- _Your assignment_:
Find the lines in the records below that contain "network", and report each of them.

- _Extracted data_:
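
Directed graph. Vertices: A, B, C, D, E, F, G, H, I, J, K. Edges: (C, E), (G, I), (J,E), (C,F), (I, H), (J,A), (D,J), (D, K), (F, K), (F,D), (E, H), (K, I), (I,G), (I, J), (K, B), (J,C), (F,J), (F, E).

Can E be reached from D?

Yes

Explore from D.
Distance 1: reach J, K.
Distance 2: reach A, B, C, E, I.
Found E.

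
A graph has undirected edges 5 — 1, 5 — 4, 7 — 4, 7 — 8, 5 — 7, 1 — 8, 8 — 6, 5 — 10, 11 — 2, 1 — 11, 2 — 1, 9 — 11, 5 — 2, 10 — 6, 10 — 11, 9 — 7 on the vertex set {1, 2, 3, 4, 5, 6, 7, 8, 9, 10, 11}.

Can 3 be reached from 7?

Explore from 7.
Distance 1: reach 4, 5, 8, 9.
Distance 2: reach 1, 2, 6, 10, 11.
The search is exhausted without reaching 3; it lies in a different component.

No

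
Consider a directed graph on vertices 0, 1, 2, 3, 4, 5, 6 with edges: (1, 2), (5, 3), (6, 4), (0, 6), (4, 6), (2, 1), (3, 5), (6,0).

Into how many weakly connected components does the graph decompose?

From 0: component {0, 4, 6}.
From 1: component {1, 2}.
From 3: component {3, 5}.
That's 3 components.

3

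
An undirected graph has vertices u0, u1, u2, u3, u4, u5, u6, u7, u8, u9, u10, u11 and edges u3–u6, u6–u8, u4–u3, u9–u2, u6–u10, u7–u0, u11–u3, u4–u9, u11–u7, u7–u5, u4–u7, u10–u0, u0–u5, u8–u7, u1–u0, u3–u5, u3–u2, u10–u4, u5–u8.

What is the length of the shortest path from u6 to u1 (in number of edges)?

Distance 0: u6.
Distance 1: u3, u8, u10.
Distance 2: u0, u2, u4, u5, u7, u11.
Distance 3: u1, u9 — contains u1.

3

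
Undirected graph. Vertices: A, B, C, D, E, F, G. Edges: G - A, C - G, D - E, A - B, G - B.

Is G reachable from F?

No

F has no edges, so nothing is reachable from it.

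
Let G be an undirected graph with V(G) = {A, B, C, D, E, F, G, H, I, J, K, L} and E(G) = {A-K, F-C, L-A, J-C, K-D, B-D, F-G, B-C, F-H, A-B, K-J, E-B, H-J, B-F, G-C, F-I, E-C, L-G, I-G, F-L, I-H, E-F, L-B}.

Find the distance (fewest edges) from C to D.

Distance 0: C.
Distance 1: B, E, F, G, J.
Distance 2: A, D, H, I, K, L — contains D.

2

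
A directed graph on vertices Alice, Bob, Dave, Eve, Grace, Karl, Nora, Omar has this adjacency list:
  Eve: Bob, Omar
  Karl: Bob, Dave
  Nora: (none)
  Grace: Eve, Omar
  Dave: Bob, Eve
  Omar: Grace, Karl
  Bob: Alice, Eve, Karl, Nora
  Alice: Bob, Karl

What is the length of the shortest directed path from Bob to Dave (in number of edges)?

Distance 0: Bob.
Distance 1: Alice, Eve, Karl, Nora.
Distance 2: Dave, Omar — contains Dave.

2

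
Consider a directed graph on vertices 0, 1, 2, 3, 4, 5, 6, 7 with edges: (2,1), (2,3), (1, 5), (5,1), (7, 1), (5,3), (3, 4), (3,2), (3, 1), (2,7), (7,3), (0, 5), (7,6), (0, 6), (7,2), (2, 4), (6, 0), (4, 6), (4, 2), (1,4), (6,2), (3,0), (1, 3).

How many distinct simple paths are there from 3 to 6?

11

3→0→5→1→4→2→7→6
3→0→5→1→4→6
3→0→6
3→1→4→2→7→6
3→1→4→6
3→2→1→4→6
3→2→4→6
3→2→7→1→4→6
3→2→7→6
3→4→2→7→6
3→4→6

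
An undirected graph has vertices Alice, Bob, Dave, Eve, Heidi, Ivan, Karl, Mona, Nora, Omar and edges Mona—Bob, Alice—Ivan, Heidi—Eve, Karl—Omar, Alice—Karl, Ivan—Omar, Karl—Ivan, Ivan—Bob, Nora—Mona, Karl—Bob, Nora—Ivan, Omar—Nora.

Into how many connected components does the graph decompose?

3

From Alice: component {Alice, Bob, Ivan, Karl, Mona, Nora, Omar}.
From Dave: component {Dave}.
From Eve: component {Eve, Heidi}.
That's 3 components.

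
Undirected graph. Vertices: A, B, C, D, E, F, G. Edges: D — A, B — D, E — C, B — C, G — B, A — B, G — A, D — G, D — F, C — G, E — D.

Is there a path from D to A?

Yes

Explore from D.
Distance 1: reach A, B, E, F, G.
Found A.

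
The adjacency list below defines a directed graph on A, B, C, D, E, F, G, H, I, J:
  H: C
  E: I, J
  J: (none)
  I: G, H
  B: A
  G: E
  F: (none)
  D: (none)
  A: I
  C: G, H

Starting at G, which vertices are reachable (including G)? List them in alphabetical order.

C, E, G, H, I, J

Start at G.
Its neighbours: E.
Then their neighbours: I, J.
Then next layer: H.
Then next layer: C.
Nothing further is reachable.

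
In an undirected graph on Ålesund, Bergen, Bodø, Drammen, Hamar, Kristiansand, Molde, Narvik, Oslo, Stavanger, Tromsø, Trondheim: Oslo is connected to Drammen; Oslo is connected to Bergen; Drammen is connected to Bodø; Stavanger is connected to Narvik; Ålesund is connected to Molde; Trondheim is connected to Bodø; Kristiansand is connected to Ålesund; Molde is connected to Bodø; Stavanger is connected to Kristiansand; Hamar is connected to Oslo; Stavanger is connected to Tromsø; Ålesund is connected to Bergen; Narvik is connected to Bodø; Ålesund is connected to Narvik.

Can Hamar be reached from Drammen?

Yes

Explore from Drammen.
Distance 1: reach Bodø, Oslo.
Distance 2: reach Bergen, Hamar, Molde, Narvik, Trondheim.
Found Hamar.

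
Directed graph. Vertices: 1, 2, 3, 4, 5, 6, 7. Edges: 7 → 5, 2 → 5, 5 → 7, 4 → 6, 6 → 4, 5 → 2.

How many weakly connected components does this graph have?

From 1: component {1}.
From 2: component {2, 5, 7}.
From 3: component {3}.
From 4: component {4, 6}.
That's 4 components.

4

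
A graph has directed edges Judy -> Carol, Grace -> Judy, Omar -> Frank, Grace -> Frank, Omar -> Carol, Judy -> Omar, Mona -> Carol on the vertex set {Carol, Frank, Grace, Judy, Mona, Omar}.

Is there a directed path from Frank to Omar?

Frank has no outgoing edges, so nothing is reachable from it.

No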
--
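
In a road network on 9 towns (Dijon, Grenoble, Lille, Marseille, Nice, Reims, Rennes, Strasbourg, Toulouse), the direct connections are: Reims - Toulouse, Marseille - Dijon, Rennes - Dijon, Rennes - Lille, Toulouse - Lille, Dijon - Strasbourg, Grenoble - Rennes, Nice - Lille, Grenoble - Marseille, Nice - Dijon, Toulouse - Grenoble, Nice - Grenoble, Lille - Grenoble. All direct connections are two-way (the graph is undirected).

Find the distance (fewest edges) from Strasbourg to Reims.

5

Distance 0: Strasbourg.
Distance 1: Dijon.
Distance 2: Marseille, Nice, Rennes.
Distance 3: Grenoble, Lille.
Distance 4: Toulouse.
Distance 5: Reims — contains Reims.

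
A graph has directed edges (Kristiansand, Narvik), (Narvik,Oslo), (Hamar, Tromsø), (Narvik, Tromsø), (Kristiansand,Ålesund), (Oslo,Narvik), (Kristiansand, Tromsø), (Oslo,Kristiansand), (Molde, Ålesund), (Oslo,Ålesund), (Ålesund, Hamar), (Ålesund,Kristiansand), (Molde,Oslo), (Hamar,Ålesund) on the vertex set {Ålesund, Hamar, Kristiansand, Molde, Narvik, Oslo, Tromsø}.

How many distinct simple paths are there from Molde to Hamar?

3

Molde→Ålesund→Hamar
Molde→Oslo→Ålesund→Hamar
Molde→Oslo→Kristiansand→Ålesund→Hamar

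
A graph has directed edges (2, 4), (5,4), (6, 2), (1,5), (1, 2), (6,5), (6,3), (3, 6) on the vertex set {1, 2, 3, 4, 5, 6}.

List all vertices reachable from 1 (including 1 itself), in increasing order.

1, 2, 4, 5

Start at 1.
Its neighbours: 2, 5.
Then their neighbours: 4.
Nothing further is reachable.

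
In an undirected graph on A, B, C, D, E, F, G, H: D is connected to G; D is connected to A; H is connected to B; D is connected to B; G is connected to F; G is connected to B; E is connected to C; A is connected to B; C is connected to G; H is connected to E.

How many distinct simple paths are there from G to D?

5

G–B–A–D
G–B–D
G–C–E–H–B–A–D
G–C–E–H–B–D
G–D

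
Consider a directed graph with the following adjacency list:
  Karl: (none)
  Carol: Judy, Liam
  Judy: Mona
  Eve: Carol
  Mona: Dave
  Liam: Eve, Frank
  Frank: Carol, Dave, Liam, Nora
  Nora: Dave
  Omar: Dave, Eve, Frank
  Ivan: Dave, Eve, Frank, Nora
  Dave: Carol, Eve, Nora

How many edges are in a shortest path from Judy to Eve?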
---
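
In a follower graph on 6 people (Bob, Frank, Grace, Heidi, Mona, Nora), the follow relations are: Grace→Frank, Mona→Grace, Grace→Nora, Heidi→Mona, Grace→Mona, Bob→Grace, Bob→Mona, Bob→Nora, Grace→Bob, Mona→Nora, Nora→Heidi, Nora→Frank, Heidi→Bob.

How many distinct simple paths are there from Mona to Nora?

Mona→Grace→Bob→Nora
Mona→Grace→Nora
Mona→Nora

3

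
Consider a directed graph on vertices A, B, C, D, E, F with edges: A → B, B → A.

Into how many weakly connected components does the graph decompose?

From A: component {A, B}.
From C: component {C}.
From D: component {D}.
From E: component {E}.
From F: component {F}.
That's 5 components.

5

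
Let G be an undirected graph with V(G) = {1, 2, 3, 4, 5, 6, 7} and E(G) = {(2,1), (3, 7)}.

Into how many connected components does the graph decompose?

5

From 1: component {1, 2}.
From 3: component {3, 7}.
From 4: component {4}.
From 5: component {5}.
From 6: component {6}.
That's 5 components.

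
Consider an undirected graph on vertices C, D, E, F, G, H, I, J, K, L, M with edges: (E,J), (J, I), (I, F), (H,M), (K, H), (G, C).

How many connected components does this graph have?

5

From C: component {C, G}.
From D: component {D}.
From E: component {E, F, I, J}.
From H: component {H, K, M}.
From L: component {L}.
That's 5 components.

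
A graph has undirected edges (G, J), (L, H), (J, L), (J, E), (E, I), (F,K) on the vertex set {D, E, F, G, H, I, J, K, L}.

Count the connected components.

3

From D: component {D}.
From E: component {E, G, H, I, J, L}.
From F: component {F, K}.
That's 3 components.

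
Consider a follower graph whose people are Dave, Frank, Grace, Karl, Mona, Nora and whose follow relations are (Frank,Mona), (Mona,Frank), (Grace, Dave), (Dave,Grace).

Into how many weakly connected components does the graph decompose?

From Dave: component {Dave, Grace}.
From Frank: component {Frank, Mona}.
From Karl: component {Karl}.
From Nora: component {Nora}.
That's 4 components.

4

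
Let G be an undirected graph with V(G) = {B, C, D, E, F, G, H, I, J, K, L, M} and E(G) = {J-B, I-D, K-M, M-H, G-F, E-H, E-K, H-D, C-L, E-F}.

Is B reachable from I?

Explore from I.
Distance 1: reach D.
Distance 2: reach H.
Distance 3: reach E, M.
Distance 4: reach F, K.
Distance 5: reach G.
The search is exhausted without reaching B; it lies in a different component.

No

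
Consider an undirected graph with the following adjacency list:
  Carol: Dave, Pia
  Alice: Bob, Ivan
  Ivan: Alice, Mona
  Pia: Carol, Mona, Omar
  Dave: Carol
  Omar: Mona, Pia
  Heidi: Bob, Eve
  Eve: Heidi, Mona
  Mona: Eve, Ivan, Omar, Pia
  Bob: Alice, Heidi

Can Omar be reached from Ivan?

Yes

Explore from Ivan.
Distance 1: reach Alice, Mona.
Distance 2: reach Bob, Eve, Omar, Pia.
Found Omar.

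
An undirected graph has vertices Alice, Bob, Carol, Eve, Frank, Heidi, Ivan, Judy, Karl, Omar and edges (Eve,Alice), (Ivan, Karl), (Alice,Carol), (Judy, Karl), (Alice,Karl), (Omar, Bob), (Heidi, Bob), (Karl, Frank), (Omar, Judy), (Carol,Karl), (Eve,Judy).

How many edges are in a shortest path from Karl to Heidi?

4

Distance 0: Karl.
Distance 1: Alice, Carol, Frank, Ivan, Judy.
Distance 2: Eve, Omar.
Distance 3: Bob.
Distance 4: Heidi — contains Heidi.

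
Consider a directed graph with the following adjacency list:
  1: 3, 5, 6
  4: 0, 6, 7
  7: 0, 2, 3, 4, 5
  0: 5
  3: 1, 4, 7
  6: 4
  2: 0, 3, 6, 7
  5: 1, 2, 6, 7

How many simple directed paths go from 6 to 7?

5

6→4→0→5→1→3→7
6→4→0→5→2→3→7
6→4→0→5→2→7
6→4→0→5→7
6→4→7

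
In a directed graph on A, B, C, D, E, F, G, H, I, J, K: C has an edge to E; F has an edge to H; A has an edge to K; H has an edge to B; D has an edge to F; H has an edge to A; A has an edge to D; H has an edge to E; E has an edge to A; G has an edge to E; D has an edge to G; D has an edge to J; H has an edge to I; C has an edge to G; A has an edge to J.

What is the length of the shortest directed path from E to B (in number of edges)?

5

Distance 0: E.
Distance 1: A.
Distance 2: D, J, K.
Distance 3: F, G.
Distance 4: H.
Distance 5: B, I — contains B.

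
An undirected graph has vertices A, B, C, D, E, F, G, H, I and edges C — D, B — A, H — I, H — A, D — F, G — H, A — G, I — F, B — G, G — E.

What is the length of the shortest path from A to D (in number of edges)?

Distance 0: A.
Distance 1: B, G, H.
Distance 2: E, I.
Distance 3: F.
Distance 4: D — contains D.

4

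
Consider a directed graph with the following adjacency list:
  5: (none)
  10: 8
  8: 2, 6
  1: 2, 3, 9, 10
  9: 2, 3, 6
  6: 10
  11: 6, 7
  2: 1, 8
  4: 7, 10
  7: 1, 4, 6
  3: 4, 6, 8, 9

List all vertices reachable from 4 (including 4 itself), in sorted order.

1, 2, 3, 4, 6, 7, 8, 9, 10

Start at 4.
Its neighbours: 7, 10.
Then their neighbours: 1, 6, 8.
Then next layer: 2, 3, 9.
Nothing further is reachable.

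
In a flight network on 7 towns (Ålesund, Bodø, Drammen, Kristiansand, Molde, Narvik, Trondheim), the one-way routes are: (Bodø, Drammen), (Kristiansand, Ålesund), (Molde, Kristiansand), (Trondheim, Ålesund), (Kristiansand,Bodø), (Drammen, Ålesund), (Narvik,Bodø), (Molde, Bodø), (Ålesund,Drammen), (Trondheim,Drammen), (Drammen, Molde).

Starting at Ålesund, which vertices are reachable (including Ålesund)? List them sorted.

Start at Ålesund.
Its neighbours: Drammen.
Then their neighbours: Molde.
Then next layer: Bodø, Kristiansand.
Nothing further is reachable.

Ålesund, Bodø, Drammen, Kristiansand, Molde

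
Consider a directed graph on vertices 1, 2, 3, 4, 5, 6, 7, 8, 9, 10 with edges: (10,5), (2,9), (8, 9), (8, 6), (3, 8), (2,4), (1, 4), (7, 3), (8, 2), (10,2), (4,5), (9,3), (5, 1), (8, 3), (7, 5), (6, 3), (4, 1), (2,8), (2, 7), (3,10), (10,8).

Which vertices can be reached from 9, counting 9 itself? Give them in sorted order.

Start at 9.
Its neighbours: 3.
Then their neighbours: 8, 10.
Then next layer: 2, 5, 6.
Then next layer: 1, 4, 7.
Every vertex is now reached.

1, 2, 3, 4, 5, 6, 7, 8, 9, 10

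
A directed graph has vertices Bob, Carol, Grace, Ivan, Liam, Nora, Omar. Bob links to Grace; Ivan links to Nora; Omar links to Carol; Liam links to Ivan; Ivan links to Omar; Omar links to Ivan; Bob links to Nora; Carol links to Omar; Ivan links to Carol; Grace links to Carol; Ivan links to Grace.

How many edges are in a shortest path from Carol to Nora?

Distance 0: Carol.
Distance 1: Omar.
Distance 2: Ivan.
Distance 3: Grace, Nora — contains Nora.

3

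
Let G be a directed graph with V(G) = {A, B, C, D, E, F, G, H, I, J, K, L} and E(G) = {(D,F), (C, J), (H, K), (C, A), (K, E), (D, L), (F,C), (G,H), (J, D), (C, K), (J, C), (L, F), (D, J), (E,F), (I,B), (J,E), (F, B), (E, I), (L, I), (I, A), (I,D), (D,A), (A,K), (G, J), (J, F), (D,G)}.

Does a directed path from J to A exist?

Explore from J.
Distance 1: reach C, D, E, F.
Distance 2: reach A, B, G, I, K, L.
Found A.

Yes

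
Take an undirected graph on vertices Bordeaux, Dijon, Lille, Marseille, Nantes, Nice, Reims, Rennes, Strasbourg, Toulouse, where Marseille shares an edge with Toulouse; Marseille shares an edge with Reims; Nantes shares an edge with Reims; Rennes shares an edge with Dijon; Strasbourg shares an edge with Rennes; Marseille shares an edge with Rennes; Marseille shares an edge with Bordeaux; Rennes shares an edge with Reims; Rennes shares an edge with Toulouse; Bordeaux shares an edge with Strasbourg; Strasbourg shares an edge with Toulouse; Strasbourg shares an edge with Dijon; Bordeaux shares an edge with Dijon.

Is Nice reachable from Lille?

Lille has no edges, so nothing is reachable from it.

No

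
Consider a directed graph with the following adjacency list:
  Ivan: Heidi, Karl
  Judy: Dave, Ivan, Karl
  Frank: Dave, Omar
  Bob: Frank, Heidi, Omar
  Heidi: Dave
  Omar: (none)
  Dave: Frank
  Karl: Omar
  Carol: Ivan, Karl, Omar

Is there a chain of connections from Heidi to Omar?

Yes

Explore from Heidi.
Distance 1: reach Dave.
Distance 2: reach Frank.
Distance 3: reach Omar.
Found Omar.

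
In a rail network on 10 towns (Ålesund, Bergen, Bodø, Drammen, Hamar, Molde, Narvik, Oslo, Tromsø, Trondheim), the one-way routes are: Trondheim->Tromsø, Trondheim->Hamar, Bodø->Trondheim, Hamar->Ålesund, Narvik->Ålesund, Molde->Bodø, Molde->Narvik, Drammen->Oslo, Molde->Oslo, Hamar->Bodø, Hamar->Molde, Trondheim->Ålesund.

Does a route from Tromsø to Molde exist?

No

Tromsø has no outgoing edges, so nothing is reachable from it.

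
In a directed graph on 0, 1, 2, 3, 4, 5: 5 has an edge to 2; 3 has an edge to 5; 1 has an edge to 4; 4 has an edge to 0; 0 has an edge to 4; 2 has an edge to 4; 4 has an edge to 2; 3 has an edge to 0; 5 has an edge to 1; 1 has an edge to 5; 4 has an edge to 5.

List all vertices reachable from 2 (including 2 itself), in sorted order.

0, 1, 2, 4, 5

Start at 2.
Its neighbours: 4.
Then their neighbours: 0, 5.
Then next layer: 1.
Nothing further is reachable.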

- _Solution to this task_:
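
In a road network on 9 towns (Dijon, Grenoble, Lille, Marseille, Nice, Reims, Rennes, Strasbourg, Toulouse), the direct connections are: Reims - Toulouse, Marseille - Dijon, Rennes - Dijon, Rennes - Lille, Toulouse - Lille, Dijon - Strasbourg, Grenoble - Rennes, Nice - Lille, Grenoble - Marseille, Nice - Dijon, Toulouse - Grenoble, Nice - Grenoble, Lille - Grenoble. All direct connections are two-way (the graph is undirected).
In a flight network on 7 towns (Ålesund, Bodø, Drammen, Kristiansand, Molde, Narvik, Trondheim), the one-way routes are: (Bodø, Drammen), (Kristiansand, Ålesund), (Molde, Kristiansand), (Trondheim, Ålesund), (Kristiansand,Bodø), (Drammen, Ålesund), (Narvik,Bodø), (Molde, Bodø), (Ålesund,Drammen), (Trondheim,Drammen), (Drammen, Molde).
In a rail network on 10 towns (Ålesund, Bergen, Bodø, Drammen, Hamar, Molde, Narvik, Oslo, Tromsø, Trondheim), the one-way routes are: Trondheim->Tromsø, Trondheim->Hamar, Bodø->Trondheim, Hamar->Ålesund, Narvik->Ålesund, Molde->Bodø, Molde->Narvik, Drammen->Oslo, Molde->Oslo, Hamar->Bodø, Hamar->Molde, Trondheim->Ålesund.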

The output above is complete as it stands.